Instructions for the task ▸
Would you please retype the records that follow, word for word?

Available data ▸
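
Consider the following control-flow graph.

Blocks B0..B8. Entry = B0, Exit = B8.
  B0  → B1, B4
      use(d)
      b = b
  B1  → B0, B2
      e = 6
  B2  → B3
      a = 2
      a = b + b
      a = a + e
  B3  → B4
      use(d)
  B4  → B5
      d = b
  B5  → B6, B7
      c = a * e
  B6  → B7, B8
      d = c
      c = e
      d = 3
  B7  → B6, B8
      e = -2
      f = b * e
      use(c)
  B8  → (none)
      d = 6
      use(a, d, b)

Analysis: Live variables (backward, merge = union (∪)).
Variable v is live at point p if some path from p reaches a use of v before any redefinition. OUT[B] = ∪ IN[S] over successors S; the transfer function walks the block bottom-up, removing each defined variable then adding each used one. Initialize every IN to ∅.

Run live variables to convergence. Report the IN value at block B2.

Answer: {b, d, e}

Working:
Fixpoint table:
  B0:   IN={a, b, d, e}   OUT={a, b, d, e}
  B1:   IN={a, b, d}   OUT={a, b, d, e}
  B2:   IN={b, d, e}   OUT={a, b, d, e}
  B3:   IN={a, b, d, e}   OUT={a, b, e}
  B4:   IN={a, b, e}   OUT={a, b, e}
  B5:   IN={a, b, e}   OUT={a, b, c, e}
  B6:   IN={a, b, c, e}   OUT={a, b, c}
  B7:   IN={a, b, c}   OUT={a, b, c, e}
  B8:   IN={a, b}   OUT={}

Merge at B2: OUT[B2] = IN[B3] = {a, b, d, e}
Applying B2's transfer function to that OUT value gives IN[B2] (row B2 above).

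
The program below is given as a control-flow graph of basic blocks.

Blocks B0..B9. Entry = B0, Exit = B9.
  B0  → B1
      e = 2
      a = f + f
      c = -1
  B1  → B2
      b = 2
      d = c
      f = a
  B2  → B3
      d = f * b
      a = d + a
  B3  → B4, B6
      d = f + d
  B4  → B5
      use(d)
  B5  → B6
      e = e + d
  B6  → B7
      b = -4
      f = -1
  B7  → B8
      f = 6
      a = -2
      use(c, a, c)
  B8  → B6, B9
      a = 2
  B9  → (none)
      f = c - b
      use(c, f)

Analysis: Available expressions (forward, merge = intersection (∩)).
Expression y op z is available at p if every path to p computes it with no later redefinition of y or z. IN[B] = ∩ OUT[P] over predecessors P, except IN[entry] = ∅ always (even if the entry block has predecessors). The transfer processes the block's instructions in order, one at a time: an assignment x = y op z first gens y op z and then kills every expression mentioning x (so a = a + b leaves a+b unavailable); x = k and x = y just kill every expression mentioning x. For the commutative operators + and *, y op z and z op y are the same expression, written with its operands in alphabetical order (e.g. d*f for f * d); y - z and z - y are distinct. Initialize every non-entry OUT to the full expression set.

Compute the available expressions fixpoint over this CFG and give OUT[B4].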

Result for this task ▸
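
Consider the following control-flow graph.

Blocks B0..B8. Entry = B0, Exit = B8.
  B0  → B1, B4
      use(d)
      b = b
  B1  → B0, B2
      e = 6
  B2  → B3
      a = 2
      a = b + b
      a = a + e
  B3  → B4
      use(d)
  B4  → B5
      d = b
  B5  → B6, B7
      c = a * e
  B6  → B7, B8
      d = c
      c = e
      d = 3
  B7  → B6, B8
      e = -2
      f = b * e
      use(c)
  B8  → (none)
      d = 6
      use(a, d, b)

Analysis: Live variables (backward, merge = union (∪)).
Variable v is live at point p if some path from p reaches a use of v before any redefinition. OUT[B] = ∪ IN[S] over successors S; the transfer function walks the block bottom-up, removing each defined variable then adding each used one. Initialize every IN to ∅.

Run live variables to convergence. Report the IN value at block B2.

Answer: {b, d, e}

Working:
Fixpoint table:
  B0:   IN={a, b, d, e}   OUT={a, b, d, e}
  B1:   IN={a, b, d}   OUT={a, b, d, e}
  B2:   IN={b, d, e}   OUT={a, b, d, e}
  B3:   IN={a, b, d, e}   OUT={a, b, e}
  B4:   IN={a, b, e}   OUT={a, b, e}
  B5:   IN={a, b, e}   OUT={a, b, c, e}
  B6:   IN={a, b, c, e}   OUT={a, b, c}
  B7:   IN={a, b, c}   OUT={a, b, c, e}
  B8:   IN={a, b}   OUT={}

Merge at B2: OUT[B2] = IN[B3] = {a, b, d, e}
Applying B2's transfer function to that OUT value gives IN[B2] (row B2 above).

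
The program below is given as a control-flow graph of basic blocks.

Blocks B0..B9. Entry = B0, Exit = B9.
  B0  → B1
      e = 2
      a = f + f
      c = -1
  B1  → B2
      b = 2
      d = c
      f = a
  B2  → B3
      d = f * b
      a = d + a
  B3  → B4, B6
      d = f + d
  B4  → B5
      use(d)
  B5  → B6
      e = e + d
  B6  → B7
      b = -4
      f = -1
  B7  → B8
      f = 6
      a = -2
      use(c, a, c)
  B8  → B6, B9
      a = 2
  B9  → (none)
      f = c - b
      use(c, f)

Analysis: Available expressions (forward, merge = intersection (∩)).
Expression y op z is available at p if every path to p computes it with no later redefinition of y or z. IN[B] = ∩ OUT[P] over predecessors P, except IN[entry] = ∅ always (even if the entry block has predecessors). The transfer processes the block's instructions in order, one at a time: an assignment x = y op z first gens y op z and then kills every expression mentioning x (so a = a + b leaves a+b unavailable); x = k and x = y just kill every expression mentioning x. For the commutative operators + and *, y op z and z op y are the same expression, written with its operands in alphabetical order (e.g. d*f for f * d); y - z and z - y are distinct. Initialize every non-entry OUT to the full expression set.

Compute the available expressions fixpoint over this CFG and give OUT[B4].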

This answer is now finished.